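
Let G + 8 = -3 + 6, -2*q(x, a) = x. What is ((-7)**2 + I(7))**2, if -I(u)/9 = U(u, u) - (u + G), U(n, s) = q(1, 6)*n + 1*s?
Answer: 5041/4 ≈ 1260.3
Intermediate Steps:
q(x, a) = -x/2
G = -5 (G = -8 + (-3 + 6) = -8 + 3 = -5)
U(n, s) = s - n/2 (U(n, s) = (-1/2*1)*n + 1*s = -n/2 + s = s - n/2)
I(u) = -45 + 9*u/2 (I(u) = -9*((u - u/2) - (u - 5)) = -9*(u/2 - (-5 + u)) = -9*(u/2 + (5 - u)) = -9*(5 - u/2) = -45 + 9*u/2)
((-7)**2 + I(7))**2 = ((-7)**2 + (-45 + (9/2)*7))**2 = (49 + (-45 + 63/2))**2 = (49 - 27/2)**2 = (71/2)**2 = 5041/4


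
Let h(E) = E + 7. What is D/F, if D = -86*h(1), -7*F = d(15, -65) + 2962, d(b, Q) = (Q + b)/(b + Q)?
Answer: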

| Exercise aim |
Would you copy the entire listing exactly, missing nothing?

| Response for this exercise |
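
Let G + 8 = -3 + 6, -2*q(x, a) = x. What is ((-7)**2 + I(7))**2, if -I(u)/9 = U(u, u) - (u + G), U(n, s) = q(1, 6)*n + 1*s?
Answer: 5041/4 ≈ 1260.3
Intermediate Steps:
q(x, a) = -x/2
G = -5 (G = -8 + (-3 + 6) = -8 + 3 = -5)
U(n, s) = s - n/2 (U(n, s) = (-1/2*1)*n + 1*s = -n/2 + s = s - n/2)
I(u) = -45 + 9*u/2 (I(u) = -9*((u - u/2) - (u - 5)) = -9*(u/2 - (-5 + u)) = -9*(u/2 + (5 - u)) = -9*(5 - u/2) = -45 + 9*u/2)
((-7)**2 + I(7))**2 = ((-7)**2 + (-45 + (9/2)*7))**2 = (49 + (-45 + 63/2))**2 = (49 - 27/2)**2 = (71/2)**2 = 5041/4


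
Let h(E) = E + 7. What is D/F, if D = -86*h(1), -7*F = d(15, -65) + 2962, d(b, Q) = (Q + b)/(b + Q)?
Answer: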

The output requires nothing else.